(Stored items)

▽

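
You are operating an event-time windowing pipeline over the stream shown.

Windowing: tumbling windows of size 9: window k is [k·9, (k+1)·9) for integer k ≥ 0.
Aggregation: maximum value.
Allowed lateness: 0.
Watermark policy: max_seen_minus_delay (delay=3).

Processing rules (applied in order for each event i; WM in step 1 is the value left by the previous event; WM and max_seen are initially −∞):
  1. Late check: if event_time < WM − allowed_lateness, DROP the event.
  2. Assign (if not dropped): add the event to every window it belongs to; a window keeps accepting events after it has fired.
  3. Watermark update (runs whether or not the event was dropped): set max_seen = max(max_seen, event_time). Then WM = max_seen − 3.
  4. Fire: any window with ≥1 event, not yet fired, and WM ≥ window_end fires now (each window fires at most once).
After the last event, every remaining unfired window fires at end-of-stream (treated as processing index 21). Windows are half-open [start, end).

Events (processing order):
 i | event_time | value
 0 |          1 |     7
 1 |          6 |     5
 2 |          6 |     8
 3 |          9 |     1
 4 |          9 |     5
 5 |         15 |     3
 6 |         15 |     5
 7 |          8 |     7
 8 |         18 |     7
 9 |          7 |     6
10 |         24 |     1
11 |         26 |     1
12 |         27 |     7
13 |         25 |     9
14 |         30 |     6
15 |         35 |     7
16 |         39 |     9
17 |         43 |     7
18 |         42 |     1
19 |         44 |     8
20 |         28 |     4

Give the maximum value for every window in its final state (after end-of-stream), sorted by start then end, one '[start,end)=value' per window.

[0,9)=8 [9,18)=5 [18,27)=9 [27,36)=7 [36,45)=9

i=0 t=1 v=7: → [0,9); WM=-2
i=1 t=6 v=5: → [0,9); WM=3
i=2 t=6 v=8: → [0,9); WM=3
i=3 t=9 v=1: → [9,18); WM=6
i=4 t=9 v=5: → [9,18); WM=6
i=5 t=15 v=3: → [9,18); WM=12; [0,9) fires=8
i=6 t=15 v=5: → [9,18); WM=12
i=7 t=8 v=7: DROP (t<12-0); WM=12
i=8 t=18 v=7: → [18,27); WM=15
i=9 t=7 v=6: DROP (t<15-0); WM=15
i=10 t=24 v=1: → [18,27); WM=21; [9,18) fires=5
i=11 t=26 v=1: → [18,27); WM=23
i=12 t=27 v=7: → [27,36); WM=24
i=13 t=25 v=9: → [18,27); WM=24
i=14 t=30 v=6: → [27,36); WM=27; [18,27) fires=9
i=15 t=35 v=7: → [27,36); WM=32
i=16 t=39 v=9: → [36,45); WM=36; [27,36) fires=7
i=17 t=43 v=7: → [36,45); WM=40
i=18 t=42 v=1: → [36,45); WM=40
i=19 t=44 v=8: → [36,45); WM=41
i=20 t=28 v=4: DROP (t<41-0); WM=41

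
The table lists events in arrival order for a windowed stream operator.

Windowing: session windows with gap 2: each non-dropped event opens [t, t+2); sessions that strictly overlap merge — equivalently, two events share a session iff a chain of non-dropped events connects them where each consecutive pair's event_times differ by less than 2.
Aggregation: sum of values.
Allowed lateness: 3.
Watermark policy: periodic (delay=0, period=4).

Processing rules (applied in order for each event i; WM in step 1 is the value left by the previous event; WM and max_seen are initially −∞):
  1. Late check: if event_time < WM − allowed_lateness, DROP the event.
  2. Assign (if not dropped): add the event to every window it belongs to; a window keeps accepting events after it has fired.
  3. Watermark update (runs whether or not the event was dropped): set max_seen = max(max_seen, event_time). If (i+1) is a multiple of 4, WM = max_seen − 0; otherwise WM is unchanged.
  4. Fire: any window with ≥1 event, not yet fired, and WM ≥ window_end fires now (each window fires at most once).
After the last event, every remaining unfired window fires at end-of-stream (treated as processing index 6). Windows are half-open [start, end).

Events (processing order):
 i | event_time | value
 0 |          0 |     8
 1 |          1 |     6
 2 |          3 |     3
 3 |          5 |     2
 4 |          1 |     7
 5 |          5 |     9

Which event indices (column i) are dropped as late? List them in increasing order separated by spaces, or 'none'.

i=0 t=0 v=8: → [0,2); WM=−∞
i=1 t=1 v=6: → [0,3); WM=−∞
i=2 t=3 v=3: → [3,5); WM=−∞
i=3 t=5 v=2: → [5,7); WM=5
i=4 t=1 v=7: DROP (t<5-3); WM=5
i=5 t=5 v=9: → [5,7); WM=5

4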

△

| Exercise |
Where a line of the records above holds the word "half", copy that line.

| Solution to this task |
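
After the last event, every remaining unfired window fires at end-of-stream (treated as processing index 21). Windows are half-open [start, end).
After the last event, every remaining unfired window fires at end-of-stream (treated as processing index 6). Windows are half-open [start, end).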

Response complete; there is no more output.